> _YOUR OBJECTIVE_
All records after this line are to be returned verbatim.

*** Opening of EXTRACTED DATA ***

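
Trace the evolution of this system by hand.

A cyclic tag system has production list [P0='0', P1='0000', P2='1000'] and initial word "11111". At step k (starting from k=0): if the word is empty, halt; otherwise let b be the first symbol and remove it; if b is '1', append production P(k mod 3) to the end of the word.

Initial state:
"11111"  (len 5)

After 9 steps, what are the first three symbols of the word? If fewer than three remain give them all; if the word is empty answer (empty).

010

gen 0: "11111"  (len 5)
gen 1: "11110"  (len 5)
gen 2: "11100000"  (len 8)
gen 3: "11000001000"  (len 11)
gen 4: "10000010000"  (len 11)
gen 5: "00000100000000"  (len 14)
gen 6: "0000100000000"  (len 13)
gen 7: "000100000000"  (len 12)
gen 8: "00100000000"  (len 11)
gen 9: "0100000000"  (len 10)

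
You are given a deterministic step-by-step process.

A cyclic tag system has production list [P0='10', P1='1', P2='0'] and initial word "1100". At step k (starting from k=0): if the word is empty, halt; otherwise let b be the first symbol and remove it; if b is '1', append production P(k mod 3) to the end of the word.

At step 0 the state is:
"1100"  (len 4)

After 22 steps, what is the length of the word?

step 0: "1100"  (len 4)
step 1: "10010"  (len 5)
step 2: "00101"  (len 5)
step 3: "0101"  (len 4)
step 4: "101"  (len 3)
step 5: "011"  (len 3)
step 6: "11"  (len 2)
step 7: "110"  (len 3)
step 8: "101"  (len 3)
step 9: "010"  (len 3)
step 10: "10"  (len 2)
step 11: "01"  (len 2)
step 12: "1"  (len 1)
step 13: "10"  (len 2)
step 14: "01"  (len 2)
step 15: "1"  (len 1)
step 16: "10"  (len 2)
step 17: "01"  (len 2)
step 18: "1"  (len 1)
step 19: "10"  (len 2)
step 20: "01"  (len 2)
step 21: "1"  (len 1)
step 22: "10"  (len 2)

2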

*** Close of EXTRACTED DATA ***

> _ANSWER BOX_
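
Trace the evolution of this system by hand.

A cyclic tag system has production list [P0='0', P1='0000', P2='1000'] and initial word "11111". At step k (starting from k=0): if the word is empty, halt; otherwise let b be the first symbol and remove it; if b is '1', append production P(k mod 3) to the end of the word.

Initial state:
"11111"  (len 5)

After 9 steps, what are the first three symbols of the word? If fewer than three remain give them all; if the word is empty answer (empty).

010

gen 0: "11111"  (len 5)
gen 1: "11110"  (len 5)
gen 2: "11100000"  (len 8)
gen 3: "11000001000"  (len 11)
gen 4: "10000010000"  (len 11)
gen 5: "00000100000000"  (len 14)
gen 6: "0000100000000"  (len 13)
gen 7: "000100000000"  (len 12)
gen 8: "00100000000"  (len 11)
gen 9: "0100000000"  (len 10)

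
You are given a deterministic step-by-step process.

A cyclic tag system has production list [P0='10', P1='1', P2='0'] and initial word "1100". At step k (starting from k=0): if the word is empty, halt; otherwise let b be the first symbol and remove it; if b is '1', append production P(k mod 3) to the end of the word.

At step 0 the state is:
"1100"  (len 4)

After 22 steps, what is the length of the word?

step 0: "1100"  (len 4)
step 1: "10010"  (len 5)
step 2: "00101"  (len 5)
step 3: "0101"  (len 4)
step 4: "101"  (len 3)
step 5: "011"  (len 3)
step 6: "11"  (len 2)
step 7: "110"  (len 3)
step 8: "101"  (len 3)
step 9: "010"  (len 3)
step 10: "10"  (len 2)
step 11: "01"  (len 2)
step 12: "1"  (len 1)
step 13: "10"  (len 2)
step 14: "01"  (len 2)
step 15: "1"  (len 1)
step 16: "10"  (len 2)
step 17: "01"  (len 2)
step 18: "1"  (len 1)
step 19: "10"  (len 2)
step 20: "01"  (len 2)
step 21: "1"  (len 1)
step 22: "10"  (len 2)

2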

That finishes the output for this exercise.